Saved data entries
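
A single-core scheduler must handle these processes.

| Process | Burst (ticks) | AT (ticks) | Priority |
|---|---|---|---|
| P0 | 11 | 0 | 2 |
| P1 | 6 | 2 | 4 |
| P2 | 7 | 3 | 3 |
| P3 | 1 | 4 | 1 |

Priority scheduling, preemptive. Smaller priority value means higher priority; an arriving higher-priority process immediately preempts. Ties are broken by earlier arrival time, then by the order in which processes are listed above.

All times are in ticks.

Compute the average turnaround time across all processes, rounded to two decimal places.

Gantt: | P0 0-4 | P3 4-5 | P0 5-12 | P2 12-19 | P1 19-25 |
Completion: P0=12  P1=25  P2=19  P3=5
Turnaround (C−A): P0=12  P1=23  P2=16  P3=1
Turnaround times: P0=12, P1=23, P2=16, P3=1
Average turnaround = (12+23+16+1) / 4 = 52/4 = 13.00

13.00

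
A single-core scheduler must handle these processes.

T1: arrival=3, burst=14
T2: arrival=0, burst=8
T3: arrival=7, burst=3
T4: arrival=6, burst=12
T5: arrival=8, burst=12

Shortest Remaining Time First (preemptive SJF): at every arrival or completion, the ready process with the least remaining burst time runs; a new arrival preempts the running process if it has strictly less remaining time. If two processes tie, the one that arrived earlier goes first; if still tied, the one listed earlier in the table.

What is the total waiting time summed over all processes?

53

Timeline: | T2 0-8 | T3 8-11 | T4 11-23 | T5 23-35 | T1 35-49 |
Completion: T1=49  T2=8  T3=11  T4=23  T5=35
Waiting = turnaround − burst: T1=32, T2=0, T3=1, T4=5, T5=15
Total waiting = 32 + 0 + 1 + 5 + 15 = 53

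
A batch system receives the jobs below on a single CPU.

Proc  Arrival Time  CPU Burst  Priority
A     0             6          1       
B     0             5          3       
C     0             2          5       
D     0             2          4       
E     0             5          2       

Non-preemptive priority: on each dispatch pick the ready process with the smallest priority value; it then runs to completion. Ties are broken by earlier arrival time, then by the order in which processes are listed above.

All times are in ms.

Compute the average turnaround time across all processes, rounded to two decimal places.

14.20

Schedule: | A 0-6 | E 6-11 | B 11-16 | D 16-18 | C 18-20 |
Completion: A=6  B=16  C=20  D=18  E=11
Turnaround times: A=6, B=16, C=20, D=18, E=11
Average turnaround = (6+16+20+18+11) / 5 = 71/5 = 14.20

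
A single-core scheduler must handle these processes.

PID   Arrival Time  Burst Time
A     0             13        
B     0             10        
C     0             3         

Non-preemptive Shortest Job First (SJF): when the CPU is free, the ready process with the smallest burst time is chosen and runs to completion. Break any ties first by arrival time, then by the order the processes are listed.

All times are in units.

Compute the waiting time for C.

0

Schedule: | C 0-3 | B 3-13 | A 13-26 |
Completion: A=26  B=13  C=3
Turnaround (C−A): A=26  B=13  C=3
Waiting(C) = turnaround − burst = 3 − 3 = 0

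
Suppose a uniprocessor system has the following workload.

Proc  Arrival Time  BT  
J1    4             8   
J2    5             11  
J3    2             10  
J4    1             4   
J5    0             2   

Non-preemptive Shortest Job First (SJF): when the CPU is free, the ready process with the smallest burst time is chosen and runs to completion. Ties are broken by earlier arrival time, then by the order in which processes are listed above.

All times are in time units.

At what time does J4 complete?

Gantt: | J5 0-2 | J4 2-6 | J1 6-14 | J3 14-24 | J2 24-35 |
Completion: J1=14  J2=35  J3=24  J4=6  J5=2
Turnaround (C−A): J1=10  J2=30  J3=22  J4=5  J5=2

6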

Activity: Your answer should be the data above, retyped exactly.

Written answer:
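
A single-core scheduler must handle these processes.

| Process | Burst (ticks) | AT (ticks) | Priority |
|---|---|---|---|
| P0 | 11 | 0 | 2 |
| P1 | 6 | 2 | 4 |
| P2 | 7 | 3 | 3 |
| P3 | 1 | 4 | 1 |

Priority scheduling, preemptive. Smaller priority value means higher priority; an arriving higher-priority process immediately preempts. Ties are broken by earlier arrival time, then by the order in which processes are listed above.

All times are in ticks.

Compute the average turnaround time across all processes, rounded to two decimal places.

Gantt: | P0 0-4 | P3 4-5 | P0 5-12 | P2 12-19 | P1 19-25 |
Completion: P0=12  P1=25  P2=19  P3=5
Turnaround (C−A): P0=12  P1=23  P2=16  P3=1
Turnaround times: P0=12, P1=23, P2=16, P3=1
Average turnaround = (12+23+16+1) / 4 = 52/4 = 13.00

13.00

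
A single-core scheduler must handle these processes.

T1: arrival=3, burst=14
T2: arrival=0, burst=8
T3: arrival=7, burst=3
T4: arrival=6, burst=12
T5: arrival=8, burst=12

Shortest Remaining Time First (preemptive SJF): at every arrival or completion, the ready process with the least remaining burst time runs; a new arrival preempts the running process if it has strictly less remaining time. If two processes tie, the one that arrived earlier goes first; if still tied, the one listed earlier in the table.

What is the total waiting time summed over all processes?

53

Timeline: | T2 0-8 | T3 8-11 | T4 11-23 | T5 23-35 | T1 35-49 |
Completion: T1=49  T2=8  T3=11  T4=23  T5=35
Waiting = turnaround − burst: T1=32, T2=0, T3=1, T4=5, T5=15
Total waiting = 32 + 0 + 1 + 5 + 15 = 53

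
A batch system receives the jobs below on a single CPU.

Proc  Arrival Time  CPU Burst  Priority
A     0             6          1       
B     0             5          3       
C     0             2          5       
D     0             2          4       
E     0             5          2       

Non-preemptive priority: on each dispatch pick the ready process with the smallest priority value; it then runs to completion. Ties are broken by earlier arrival time, then by the order in which processes are listed above.

All times are in ms.

Compute the average turnaround time across all processes, rounded to two decimal places.

14.20

Schedule: | A 0-6 | E 6-11 | B 11-16 | D 16-18 | C 18-20 |
Completion: A=6  B=16  C=20  D=18  E=11
Turnaround times: A=6, B=16, C=20, D=18, E=11
Average turnaround = (6+16+20+18+11) / 5 = 71/5 = 14.20

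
A single-core scheduler must handle these processes.

PID   Arrival Time  Burst Time
A     0             13        
B     0             10        
C     0             3         

Non-preemptive Shortest Job First (SJF): when the CPU is free, the ready process with the smallest burst time is chosen and runs to completion. Break any ties first by arrival time, then by the order the processes are listed.

All times are in units.

Compute the waiting time for C.

0

Schedule: | C 0-3 | B 3-13 | A 13-26 |
Completion: A=26  B=13  C=3
Turnaround (C−A): A=26  B=13  C=3
Waiting(C) = turnaround − burst = 3 − 3 = 0

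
Suppose a uniprocessor system has the following workload.

Proc  Arrival Time  BT  
J1    4             8   
J2    5             11  
J3    2             10  
J4    1             4   
J5    0             2   

Non-preemptive Shortest Job First (SJF): when the CPU is free, the ready process with the smallest burst time is chosen and runs to completion. Ties are broken by earlier arrival time, then by the order in which processes are listed above.

All times are in time units.

At what time does J4 complete?

Gantt: | J5 0-2 | J4 2-6 | J1 6-14 | J3 14-24 | J2 24-35 |
Completion: J1=14  J2=35  J3=24  J4=6  J5=2
Turnaround (C−A): J1=10  J2=30  J3=22  J4=5  J5=2

6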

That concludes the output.